(Stored items)
_ _ _ _ _

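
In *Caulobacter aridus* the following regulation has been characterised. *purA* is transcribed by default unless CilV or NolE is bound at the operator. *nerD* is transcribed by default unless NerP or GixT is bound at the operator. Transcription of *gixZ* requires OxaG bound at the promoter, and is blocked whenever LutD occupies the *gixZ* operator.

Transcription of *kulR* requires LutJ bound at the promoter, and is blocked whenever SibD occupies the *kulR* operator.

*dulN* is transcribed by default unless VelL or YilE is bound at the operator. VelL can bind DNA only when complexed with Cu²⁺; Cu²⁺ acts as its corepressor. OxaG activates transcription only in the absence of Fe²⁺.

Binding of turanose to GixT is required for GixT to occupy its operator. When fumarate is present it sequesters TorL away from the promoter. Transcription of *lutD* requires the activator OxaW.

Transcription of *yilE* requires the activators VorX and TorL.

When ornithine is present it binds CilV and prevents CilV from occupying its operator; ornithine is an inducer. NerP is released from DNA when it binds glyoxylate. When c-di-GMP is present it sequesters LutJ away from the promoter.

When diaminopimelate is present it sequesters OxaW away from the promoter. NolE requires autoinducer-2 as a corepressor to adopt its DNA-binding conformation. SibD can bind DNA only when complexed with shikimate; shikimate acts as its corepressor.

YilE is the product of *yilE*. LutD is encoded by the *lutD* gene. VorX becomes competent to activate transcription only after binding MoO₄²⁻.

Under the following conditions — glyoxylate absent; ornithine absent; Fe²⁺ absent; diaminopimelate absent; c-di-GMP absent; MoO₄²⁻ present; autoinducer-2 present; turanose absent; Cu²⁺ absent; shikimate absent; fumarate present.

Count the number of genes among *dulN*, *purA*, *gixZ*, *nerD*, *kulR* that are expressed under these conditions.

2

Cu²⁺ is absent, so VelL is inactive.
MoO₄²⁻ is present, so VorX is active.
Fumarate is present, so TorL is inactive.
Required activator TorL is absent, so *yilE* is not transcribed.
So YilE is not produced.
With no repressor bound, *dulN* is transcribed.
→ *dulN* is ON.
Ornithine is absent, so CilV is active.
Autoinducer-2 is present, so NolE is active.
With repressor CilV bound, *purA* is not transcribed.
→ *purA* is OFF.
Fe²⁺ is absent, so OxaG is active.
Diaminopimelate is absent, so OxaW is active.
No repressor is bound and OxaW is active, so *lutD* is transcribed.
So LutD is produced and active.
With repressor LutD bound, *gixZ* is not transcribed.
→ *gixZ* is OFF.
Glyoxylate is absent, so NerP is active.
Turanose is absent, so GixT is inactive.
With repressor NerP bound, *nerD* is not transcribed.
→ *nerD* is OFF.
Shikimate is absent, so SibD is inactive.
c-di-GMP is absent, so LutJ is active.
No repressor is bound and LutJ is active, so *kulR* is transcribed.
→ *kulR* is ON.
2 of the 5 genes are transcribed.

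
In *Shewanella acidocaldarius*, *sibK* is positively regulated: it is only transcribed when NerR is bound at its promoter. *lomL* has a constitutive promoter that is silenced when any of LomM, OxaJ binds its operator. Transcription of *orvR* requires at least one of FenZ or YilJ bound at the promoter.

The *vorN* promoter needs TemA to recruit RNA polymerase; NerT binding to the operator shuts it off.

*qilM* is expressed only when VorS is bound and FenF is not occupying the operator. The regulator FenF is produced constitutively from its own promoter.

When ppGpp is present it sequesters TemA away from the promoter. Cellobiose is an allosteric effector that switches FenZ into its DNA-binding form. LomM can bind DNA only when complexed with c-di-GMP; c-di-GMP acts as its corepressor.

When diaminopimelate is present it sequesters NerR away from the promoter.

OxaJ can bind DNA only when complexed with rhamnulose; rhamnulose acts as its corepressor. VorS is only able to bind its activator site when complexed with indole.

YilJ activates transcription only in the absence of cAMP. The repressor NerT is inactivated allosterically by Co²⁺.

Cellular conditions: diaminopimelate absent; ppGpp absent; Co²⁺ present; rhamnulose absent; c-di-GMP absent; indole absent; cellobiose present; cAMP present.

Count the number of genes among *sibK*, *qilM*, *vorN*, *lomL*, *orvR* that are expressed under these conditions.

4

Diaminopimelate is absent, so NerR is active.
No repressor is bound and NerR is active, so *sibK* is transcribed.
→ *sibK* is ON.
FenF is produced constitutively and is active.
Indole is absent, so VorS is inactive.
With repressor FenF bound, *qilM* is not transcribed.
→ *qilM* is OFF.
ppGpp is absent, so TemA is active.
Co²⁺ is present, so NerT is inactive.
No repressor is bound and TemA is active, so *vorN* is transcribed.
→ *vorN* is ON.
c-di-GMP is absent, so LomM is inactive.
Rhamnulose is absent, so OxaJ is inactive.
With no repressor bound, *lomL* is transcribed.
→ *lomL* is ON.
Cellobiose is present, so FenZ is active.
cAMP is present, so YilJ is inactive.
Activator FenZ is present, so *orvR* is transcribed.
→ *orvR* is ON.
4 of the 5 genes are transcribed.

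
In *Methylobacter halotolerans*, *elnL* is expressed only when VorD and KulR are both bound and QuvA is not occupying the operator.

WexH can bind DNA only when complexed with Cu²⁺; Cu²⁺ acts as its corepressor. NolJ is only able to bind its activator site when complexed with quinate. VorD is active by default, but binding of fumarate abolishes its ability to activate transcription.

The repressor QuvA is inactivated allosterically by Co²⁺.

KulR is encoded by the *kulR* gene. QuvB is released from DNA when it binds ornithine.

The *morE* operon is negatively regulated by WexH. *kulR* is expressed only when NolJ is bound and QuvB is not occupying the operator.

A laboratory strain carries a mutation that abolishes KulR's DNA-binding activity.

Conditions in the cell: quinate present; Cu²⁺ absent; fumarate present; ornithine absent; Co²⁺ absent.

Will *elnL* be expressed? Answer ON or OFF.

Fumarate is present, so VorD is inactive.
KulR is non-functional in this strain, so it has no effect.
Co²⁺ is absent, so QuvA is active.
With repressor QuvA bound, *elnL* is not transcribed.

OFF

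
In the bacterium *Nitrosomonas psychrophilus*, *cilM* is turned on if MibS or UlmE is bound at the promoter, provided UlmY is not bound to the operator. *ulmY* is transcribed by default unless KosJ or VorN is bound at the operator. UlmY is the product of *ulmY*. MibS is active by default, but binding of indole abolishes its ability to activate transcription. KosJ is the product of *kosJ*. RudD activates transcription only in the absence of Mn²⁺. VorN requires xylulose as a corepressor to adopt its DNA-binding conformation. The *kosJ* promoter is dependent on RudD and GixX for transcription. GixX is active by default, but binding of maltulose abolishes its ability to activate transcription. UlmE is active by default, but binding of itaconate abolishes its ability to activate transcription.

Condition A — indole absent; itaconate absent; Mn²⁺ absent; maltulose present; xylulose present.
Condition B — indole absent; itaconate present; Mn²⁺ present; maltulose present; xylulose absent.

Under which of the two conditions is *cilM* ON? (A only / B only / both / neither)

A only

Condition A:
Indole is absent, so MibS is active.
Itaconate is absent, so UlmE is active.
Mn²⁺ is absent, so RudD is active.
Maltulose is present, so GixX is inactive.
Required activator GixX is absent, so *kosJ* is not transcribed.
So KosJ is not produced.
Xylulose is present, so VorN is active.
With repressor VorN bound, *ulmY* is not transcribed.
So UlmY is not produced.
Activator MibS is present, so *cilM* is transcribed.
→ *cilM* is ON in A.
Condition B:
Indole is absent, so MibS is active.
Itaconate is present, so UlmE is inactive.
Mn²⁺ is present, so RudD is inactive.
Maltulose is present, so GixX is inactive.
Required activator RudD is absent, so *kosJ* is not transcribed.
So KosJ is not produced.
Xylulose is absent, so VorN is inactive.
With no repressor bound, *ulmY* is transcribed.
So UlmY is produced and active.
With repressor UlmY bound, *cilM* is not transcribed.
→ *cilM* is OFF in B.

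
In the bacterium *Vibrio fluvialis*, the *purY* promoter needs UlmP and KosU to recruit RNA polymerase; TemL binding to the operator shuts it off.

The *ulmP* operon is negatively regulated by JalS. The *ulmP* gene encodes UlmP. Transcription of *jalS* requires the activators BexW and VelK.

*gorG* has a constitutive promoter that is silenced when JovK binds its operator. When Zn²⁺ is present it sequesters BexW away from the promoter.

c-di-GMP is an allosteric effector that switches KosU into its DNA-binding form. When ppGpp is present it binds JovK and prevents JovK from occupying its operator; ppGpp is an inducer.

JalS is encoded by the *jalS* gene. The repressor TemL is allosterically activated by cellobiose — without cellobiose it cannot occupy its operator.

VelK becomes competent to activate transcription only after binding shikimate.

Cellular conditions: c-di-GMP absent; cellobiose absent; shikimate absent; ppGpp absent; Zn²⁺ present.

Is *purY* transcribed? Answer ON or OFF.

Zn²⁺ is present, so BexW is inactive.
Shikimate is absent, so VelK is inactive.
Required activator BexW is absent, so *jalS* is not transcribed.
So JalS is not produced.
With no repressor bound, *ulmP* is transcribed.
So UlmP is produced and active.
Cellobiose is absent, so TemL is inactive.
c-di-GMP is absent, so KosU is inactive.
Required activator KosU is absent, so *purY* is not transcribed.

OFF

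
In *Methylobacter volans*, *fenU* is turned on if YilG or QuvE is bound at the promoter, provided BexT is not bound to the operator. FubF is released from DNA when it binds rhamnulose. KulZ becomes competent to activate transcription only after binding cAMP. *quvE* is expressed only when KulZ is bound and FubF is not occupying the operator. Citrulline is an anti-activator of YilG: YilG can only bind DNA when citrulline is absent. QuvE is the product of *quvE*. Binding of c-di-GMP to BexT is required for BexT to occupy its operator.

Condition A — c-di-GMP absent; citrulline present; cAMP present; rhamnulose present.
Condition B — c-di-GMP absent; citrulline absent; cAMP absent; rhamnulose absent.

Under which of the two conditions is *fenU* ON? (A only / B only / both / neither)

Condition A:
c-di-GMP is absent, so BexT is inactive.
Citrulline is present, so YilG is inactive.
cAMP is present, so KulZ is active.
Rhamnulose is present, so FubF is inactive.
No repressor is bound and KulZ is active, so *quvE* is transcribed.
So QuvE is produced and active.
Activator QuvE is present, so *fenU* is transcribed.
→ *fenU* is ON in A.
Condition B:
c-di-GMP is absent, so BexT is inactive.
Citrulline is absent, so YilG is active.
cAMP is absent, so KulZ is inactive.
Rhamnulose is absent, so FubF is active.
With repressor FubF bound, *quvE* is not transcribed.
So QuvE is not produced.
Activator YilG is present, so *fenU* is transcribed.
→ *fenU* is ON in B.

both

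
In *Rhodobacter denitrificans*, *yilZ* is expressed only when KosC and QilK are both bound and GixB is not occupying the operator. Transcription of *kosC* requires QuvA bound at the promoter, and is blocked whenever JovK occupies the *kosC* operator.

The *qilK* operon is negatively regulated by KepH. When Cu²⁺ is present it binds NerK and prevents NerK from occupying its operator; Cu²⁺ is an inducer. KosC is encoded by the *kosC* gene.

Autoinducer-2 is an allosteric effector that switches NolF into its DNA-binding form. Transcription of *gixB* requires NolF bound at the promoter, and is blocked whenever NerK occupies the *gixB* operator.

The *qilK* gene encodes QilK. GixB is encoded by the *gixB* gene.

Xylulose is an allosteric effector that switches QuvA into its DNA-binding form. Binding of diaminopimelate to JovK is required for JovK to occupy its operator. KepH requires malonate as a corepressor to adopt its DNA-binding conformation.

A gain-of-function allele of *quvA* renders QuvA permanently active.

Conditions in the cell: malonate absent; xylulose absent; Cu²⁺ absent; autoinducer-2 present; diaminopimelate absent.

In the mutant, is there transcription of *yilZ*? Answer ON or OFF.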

_ _ _ _ _

(Exercise requirements)
Among the entries, how many lines hold the word "silenced"? Please answer with only that number.

(Response)
2